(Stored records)
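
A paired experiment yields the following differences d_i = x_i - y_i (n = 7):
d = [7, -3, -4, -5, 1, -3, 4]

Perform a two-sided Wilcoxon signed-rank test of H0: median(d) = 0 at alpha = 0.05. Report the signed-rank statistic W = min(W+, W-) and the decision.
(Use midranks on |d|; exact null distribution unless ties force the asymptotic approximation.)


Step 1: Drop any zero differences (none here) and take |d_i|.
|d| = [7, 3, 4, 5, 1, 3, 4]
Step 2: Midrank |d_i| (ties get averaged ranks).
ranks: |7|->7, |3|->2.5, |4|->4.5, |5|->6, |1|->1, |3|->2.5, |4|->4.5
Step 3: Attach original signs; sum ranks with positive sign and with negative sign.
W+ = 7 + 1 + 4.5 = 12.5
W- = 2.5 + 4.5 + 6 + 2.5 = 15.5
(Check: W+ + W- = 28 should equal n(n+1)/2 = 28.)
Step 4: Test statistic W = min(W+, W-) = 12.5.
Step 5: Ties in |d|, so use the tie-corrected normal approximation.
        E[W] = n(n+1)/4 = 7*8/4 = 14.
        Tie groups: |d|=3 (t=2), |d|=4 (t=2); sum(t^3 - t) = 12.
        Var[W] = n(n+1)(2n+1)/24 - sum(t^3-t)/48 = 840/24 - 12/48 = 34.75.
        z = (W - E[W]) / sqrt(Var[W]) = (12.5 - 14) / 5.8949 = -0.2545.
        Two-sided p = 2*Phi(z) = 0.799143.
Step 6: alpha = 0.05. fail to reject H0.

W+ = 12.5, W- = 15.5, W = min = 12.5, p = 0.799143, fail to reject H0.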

**ASSIGNMENT**
Reproduce every entry above so that each one matches its source exactly.

**FINISHED TASK**
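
A paired experiment yields the following differences d_i = x_i - y_i (n = 7):
d = [7, -3, -4, -5, 1, -3, 4]

Perform a two-sided Wilcoxon signed-rank test of H0: median(d) = 0 at alpha = 0.05. Report the signed-rank statistic W = min(W+, W-) and the decision.
(Use midranks on |d|; exact null distribution unless ties force the asymptotic approximation.)


Step 1: Drop any zero differences (none here) and take |d_i|.
|d| = [7, 3, 4, 5, 1, 3, 4]
Step 2: Midrank |d_i| (ties get averaged ranks).
ranks: |7|->7, |3|->2.5, |4|->4.5, |5|->6, |1|->1, |3|->2.5, |4|->4.5
Step 3: Attach original signs; sum ranks with positive sign and with negative sign.
W+ = 7 + 1 + 4.5 = 12.5
W- = 2.5 + 4.5 + 6 + 2.5 = 15.5
(Check: W+ + W- = 28 should equal n(n+1)/2 = 28.)
Step 4: Test statistic W = min(W+, W-) = 12.5.
Step 5: Ties in |d|, so use the tie-corrected normal approximation.
        E[W] = n(n+1)/4 = 7*8/4 = 14.
        Tie groups: |d|=3 (t=2), |d|=4 (t=2); sum(t^3 - t) = 12.
        Var[W] = n(n+1)(2n+1)/24 - sum(t^3-t)/48 = 840/24 - 12/48 = 34.75.
        z = (W - E[W]) / sqrt(Var[W]) = (12.5 - 14) / 5.8949 = -0.2545.
        Two-sided p = 2*Phi(z) = 0.799143.
Step 6: alpha = 0.05. fail to reject H0.

W+ = 12.5, W- = 15.5, W = min = 12.5, p = 0.799143, fail to reject H0.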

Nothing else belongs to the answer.